## Task requirements
Write out all of the records, keeping each one exactly as written.

Start of Block

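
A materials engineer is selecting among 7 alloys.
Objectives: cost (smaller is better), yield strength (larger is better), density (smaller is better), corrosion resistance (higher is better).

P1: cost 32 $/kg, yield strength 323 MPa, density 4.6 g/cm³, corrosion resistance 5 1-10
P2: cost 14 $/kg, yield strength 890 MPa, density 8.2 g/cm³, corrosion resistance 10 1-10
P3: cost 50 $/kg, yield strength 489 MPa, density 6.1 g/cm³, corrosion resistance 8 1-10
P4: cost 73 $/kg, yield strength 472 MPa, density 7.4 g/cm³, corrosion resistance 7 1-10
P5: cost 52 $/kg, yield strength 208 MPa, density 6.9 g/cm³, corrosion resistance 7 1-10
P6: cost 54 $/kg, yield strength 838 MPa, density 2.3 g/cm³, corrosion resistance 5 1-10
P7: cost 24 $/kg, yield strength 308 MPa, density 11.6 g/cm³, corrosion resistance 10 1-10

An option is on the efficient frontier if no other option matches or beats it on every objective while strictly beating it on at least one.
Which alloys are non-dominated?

P1: not dominated.
P2: not dominated (best cost).
P3: not dominated.
P4: dominated by P3 (cost 50≤73, yield strength 489≥472, density 6.1≤7.4, corrosion resistance 8≥7).
P5: dominated by P3 (cost 50≤52, yield strength 489≥208, density 6.1≤6.9, corrosion resistance 8≥7).
P6: not dominated (best density).
P7: dominated by P2 (cost 14≤24, yield strength 890≥308, density 8.2≤11.6, corrosion resistance 10≥10).

P1, P2, P3, P6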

End of Block

## Solved problem
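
A materials engineer is selecting among 7 alloys.
Objectives: cost (smaller is better), yield strength (larger is better), density (smaller is better), corrosion resistance (higher is better).

P1: cost 32 $/kg, yield strength 323 MPa, density 4.6 g/cm³, corrosion resistance 5 1-10
P2: cost 14 $/kg, yield strength 890 MPa, density 8.2 g/cm³, corrosion resistance 10 1-10
P3: cost 50 $/kg, yield strength 489 MPa, density 6.1 g/cm³, corrosion resistance 8 1-10
P4: cost 73 $/kg, yield strength 472 MPa, density 7.4 g/cm³, corrosion resistance 7 1-10
P5: cost 52 $/kg, yield strength 208 MPa, density 6.9 g/cm³, corrosion resistance 7 1-10
P6: cost 54 $/kg, yield strength 838 MPa, density 2.3 g/cm³, corrosion resistance 5 1-10
P7: cost 24 $/kg, yield strength 308 MPa, density 11.6 g/cm³, corrosion resistance 10 1-10

An option is on the efficient frontier if no other option matches or beats it on every objective while strictly beating it on at least one.
Which alloys are non-dominated?

P1: not dominated.
P2: not dominated (best cost).
P3: not dominated.
P4: dominated by P3 (cost 50≤73, yield strength 489≥472, density 6.1≤7.4, corrosion resistance 8≥7).
P5: dominated by P3 (cost 50≤52, yield strength 489≥208, density 6.1≤6.9, corrosion resistance 8≥7).
P6: not dominated (best density).
P7: dominated by P2 (cost 14≤24, yield strength 890≥308, density 8.2≤11.6, corrosion resistance 10≥10).

P1, P2, P3, P6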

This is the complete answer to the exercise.